> Task description:
Which lines of the data below contain "links"? Please show them all.
*** Provided entries ***
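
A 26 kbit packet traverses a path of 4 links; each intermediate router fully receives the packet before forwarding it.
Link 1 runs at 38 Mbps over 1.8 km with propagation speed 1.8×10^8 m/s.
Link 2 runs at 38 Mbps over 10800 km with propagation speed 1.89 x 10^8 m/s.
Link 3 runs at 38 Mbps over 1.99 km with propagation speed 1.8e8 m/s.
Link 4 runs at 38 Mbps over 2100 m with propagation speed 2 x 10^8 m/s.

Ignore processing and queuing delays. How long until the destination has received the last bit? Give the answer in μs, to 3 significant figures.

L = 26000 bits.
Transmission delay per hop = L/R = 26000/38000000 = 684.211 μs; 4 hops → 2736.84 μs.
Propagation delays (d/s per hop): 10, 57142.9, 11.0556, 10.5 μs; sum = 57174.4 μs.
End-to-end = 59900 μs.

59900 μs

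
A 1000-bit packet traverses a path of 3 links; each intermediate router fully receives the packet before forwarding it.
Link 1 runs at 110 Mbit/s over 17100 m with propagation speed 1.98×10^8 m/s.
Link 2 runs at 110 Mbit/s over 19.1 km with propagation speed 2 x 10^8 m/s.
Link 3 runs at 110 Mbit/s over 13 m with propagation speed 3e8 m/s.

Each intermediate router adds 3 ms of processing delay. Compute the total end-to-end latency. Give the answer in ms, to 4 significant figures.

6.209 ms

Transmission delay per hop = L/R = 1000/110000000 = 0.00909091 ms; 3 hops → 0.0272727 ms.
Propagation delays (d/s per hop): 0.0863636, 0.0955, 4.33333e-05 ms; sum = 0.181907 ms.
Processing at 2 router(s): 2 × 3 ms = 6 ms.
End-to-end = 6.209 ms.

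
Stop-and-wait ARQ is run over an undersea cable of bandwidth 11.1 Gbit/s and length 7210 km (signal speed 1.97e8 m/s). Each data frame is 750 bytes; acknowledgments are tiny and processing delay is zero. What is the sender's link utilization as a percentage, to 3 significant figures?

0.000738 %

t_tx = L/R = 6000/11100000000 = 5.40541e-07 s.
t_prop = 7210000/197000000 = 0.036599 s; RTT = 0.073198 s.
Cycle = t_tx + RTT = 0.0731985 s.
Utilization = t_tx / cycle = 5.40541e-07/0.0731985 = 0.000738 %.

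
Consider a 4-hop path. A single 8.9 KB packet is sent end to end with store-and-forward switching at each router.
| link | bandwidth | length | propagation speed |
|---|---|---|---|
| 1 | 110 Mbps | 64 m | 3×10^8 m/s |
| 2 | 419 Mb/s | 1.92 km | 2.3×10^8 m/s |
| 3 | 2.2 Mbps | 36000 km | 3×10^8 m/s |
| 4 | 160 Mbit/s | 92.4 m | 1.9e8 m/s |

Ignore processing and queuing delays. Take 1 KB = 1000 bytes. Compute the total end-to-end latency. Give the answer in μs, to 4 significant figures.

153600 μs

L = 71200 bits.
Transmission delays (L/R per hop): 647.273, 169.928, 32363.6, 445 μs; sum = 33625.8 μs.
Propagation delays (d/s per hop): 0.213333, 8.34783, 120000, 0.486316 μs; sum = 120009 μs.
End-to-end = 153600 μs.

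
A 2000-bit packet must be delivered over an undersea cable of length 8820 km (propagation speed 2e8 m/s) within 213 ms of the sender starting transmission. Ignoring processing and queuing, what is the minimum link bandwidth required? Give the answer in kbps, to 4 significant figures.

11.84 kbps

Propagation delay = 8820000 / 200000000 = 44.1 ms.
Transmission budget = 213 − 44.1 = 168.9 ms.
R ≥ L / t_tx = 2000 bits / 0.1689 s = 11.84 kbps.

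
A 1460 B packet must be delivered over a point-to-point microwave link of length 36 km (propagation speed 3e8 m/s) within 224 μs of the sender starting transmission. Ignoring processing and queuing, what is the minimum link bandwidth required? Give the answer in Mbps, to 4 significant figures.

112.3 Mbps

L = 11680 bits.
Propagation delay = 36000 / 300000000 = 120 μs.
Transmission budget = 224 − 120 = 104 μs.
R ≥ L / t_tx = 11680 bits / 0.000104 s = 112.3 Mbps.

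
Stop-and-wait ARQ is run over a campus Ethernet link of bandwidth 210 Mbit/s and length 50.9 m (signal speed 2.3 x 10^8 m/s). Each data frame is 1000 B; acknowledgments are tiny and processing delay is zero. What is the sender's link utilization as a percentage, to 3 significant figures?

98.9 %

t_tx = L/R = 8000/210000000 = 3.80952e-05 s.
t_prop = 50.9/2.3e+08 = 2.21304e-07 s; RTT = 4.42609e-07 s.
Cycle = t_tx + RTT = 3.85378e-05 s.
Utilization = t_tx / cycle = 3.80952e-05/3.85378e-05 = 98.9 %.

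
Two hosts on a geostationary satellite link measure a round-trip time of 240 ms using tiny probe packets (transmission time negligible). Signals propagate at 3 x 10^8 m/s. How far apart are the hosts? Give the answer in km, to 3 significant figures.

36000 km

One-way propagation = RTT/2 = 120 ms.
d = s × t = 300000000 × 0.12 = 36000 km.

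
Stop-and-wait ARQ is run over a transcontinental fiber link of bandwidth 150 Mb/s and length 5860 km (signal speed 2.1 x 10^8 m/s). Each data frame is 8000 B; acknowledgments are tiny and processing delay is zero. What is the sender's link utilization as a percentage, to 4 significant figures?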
***
> Problem solution:
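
A 26 kbit packet traverses a path of 4 links; each intermediate router fully receives the packet before forwarding it.
A 1000-bit packet traverses a path of 3 links; each intermediate router fully receives the packet before forwarding it.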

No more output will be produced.